Would you please retype, exactly, the lines of the listing below between the line with "Policy μ (state→action): [0, 0, 2, 0]" and the line with "Compute the T", inclusive?

Supplied data START

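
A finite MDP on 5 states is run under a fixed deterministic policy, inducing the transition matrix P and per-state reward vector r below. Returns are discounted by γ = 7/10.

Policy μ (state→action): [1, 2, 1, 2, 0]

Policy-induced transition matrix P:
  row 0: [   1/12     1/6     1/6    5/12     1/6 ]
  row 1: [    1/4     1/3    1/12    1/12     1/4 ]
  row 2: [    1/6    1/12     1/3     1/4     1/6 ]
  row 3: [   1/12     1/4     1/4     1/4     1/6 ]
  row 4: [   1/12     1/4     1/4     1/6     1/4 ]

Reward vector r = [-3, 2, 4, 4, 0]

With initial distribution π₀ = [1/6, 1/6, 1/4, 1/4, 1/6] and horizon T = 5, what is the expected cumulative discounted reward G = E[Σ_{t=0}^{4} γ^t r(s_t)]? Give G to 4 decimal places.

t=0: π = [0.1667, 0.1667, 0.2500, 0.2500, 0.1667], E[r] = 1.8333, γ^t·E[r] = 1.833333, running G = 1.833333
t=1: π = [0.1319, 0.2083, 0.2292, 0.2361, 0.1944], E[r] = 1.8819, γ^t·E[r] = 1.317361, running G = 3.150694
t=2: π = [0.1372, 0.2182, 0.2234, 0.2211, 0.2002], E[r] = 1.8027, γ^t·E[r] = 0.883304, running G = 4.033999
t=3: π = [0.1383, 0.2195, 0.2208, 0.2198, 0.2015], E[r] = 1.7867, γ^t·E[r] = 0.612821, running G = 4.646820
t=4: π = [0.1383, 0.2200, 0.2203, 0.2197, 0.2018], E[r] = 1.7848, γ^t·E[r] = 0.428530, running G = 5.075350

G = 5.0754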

Supplied data END
Supplied data START

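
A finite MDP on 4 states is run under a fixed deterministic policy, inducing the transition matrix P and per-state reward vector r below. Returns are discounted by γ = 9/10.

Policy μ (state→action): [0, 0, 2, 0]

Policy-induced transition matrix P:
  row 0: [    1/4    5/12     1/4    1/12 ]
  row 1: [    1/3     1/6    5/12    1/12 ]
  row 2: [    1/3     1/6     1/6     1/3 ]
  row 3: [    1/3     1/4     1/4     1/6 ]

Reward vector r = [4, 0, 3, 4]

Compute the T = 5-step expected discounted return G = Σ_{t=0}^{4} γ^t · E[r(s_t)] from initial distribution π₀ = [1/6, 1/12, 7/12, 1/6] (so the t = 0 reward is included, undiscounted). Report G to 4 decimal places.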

Supplied data END
Supplied data START

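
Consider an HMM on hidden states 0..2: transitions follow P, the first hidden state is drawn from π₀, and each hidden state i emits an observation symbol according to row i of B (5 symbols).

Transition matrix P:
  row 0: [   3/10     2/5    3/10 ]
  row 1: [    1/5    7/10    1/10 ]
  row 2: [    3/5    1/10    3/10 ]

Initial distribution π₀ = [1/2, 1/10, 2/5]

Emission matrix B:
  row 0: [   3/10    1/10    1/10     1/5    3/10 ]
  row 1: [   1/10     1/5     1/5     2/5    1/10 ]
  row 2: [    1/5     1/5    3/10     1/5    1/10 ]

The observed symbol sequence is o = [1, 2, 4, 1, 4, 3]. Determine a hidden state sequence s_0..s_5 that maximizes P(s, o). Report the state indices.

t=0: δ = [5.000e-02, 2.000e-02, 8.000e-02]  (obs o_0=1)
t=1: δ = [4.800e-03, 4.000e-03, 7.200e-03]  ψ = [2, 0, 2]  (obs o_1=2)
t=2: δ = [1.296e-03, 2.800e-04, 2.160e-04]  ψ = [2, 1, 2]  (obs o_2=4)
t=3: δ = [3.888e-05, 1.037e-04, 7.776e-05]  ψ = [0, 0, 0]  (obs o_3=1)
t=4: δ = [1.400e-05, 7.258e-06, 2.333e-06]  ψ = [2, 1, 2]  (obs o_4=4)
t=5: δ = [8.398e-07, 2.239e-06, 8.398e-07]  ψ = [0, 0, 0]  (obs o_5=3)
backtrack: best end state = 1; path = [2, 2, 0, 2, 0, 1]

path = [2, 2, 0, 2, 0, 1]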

Supplied data END

# Expected answer:
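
Policy μ (state→action): [0, 0, 2, 0]

Policy-induced transition matrix P:
  row 0: [    1/4    5/12     1/4    1/12 ]
  row 1: [    1/3     1/6    5/12    1/12 ]
  row 2: [    1/3     1/6     1/6     1/3 ]
  row 3: [    1/3     1/4     1/4     1/6 ]

Reward vector r = [4, 0, 3, 4]

Compute the T = 5-step expected discounted return G = Σ_{t=0}^{4} γ^t · E[r(s_t)] from initial distribution π₀ = [1/6, 1/12, 7/12, 1/6] (so the t = 0 reward is included, undiscounted). Report G to 4 decimal places.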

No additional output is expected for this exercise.